● WHAT YOU NEED TO DO
Copy the whole listing below exactly.

◆ ◆ ◆ ◆ ◆ ◆ ◆

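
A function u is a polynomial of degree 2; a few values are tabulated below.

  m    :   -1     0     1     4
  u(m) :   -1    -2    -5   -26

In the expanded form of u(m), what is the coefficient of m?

Write u(m) = am² + bm + c; the 4 given values yield a linear system in the 3 coefficients.
Solving, u(m) = -m² - 2m - 2.
The coefficient of m is -2.

-2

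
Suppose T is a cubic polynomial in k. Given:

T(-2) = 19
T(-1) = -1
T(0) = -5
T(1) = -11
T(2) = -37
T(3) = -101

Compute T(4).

-221

Write T(k) = ak³ + bk² + ck + d; the 6 given values yield a linear system in the 4 coefficients.
Solving, T(k) = -3k³ - k² - 2k - 5.
Then T(4) = -221.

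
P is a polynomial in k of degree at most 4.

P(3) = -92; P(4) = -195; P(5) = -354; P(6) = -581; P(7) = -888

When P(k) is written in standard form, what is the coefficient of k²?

First differences: -103, -159, -227, -307. Second differences: -56, -68, -80. Third differences: -12, -12.
Level-3 differences are constant, so P has degree 3.
Fitting a degree-3 polynomial gives P(k) = -2k³ - 4k² - k + 1.
The coefficient of k² is -4.

-4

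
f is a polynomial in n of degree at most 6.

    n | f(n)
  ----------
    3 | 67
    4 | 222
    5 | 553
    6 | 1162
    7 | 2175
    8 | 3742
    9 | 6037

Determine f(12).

Write f(n) = an^6 + bn^5 + cn^4 + dn³ + en² + pn + q; the 7 given values yield a linear system in the 7 coefficients.
Solving, the top 2 coefficients vanish, and f(n) = n^4 - n³ + 3n² - 4n - 2.
Then f(12) = 19390.

19390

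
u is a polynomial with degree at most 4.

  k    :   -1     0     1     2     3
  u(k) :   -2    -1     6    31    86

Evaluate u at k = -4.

First differences: 1, 7, 25, 55. Second differences: 6, 18, 30. Third differences: 12, 12.
Level-3 differences are constant, so u has degree 3.
Fitting a degree-3 polynomial gives u(k) = 2k³ + 3k² + 2k - 1.
Then u(-4) = -89.

-89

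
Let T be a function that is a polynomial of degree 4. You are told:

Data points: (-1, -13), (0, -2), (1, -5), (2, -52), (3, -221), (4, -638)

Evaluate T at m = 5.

-1477

First differences: 11, -3, -47, -169, -417. Second differences: -14, -44, -122, -248. Third differences: -30, -78, -126. Fourth differences: -48, -48.
Level-4 differences are constant, so T has degree 4.
Fitting a degree-4 polynomial gives T(m) = -2m^4 - m³ - 5m² + 5m - 2.
Then T(5) = -1477.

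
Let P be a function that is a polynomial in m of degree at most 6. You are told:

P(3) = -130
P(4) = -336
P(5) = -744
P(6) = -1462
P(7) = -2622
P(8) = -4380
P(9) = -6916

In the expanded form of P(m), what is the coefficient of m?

-3

First differences: -206, -408, -718, -1160, -1758, -2536. Second differences: -202, -310, -442, -598, -778. Third differences: -108, -132, -156, -180. Fourth differences: -24, -24, -24.
Level-4 differences are constant, so P has degree 4.
Fitting a degree-4 polynomial gives P(m) = -m^4 - 4m² - 3m - 4.
The coefficient of m is -3.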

◆ ◆ ◆ ◆ ◆ ◆ ◆

● RESPONSE TO THE TASK
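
A function u is a polynomial of degree 2; a few values are tabulated below.

  m    :   -1     0     1     4
  u(m) :   -1    -2    -5   -26

In the expanded form of u(m), what is the coefficient of m?

Write u(m) = am² + bm + c; the 4 given values yield a linear system in the 3 coefficients.
Solving, u(m) = -m² - 2m - 2.
The coefficient of m is -2.

-2

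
Suppose T is a cubic polynomial in k. Given:

T(-2) = 19
T(-1) = -1
T(0) = -5
T(1) = -11
T(2) = -37
T(3) = -101

Compute T(4).

-221

Write T(k) = ak³ + bk² + ck + d; the 6 given values yield a linear system in the 4 coefficients.
Solving, T(k) = -3k³ - k² - 2k - 5.
Then T(4) = -221.

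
P is a polynomial in k of degree at most 4.

P(3) = -92; P(4) = -195; P(5) = -354; P(6) = -581; P(7) = -888

When P(k) is written in standard form, what is the coefficient of k²?

First differences: -103, -159, -227, -307. Second differences: -56, -68, -80. Third differences: -12, -12.
Level-3 differences are constant, so P has degree 3.
Fitting a degree-3 polynomial gives P(k) = -2k³ - 4k² - k + 1.
The coefficient of k² is -4.

-4

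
f is a polynomial in n of degree at most 6.

    n | f(n)
  ----------
    3 | 67
    4 | 222
    5 | 553
    6 | 1162
    7 | 2175
    8 | 3742
    9 | 6037

Determine f(12).

Write f(n) = an^6 + bn^5 + cn^4 + dn³ + en² + pn + q; the 7 given values yield a linear system in the 7 coefficients.
Solving, the top 2 coefficients vanish, and f(n) = n^4 - n³ + 3n² - 4n - 2.
Then f(12) = 19390.

19390

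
u is a polynomial with degree at most 4.

  k    :   -1     0     1     2     3
  u(k) :   -2    -1     6    31    86

Evaluate u at k = -4.

First differences: 1, 7, 25, 55. Second differences: 6, 18, 30. Third differences: 12, 12.
Level-3 differences are constant, so u has degree 3.
Fitting a degree-3 polynomial gives u(k) = 2k³ + 3k² + 2k - 1.
Then u(-4) = -89.

-89

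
Let T be a function that is a polynomial of degree 4. You are told:

Data points: (-1, -13), (0, -2), (1, -5), (2, -52), (3, -221), (4, -638)

Evaluate T at m = 5.

-1477

First differences: 11, -3, -47, -169, -417. Second differences: -14, -44, -122, -248. Third differences: -30, -78, -126. Fourth differences: -48, -48.
Level-4 differences are constant, so T has degree 4.
Fitting a degree-4 polynomial gives T(m) = -2m^4 - m³ - 5m² + 5m - 2.
Then T(5) = -1477.

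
Let P be a function that is a polynomial in m of degree at most 6. You are told:

P(3) = -130
P(4) = -336
P(5) = -744
P(6) = -1462
P(7) = -2622
P(8) = -4380
P(9) = -6916

In the expanded form of P(m), what is the coefficient of m?

-3

First differences: -206, -408, -718, -1160, -1758, -2536. Second differences: -202, -310, -442, -598, -778. Third differences: -108, -132, -156, -180. Fourth differences: -24, -24, -24.
Level-4 differences are constant, so P has degree 4.
Fitting a degree-4 polynomial gives P(m) = -m^4 - 4m² - 3m - 4.
The coefficient of m is -3.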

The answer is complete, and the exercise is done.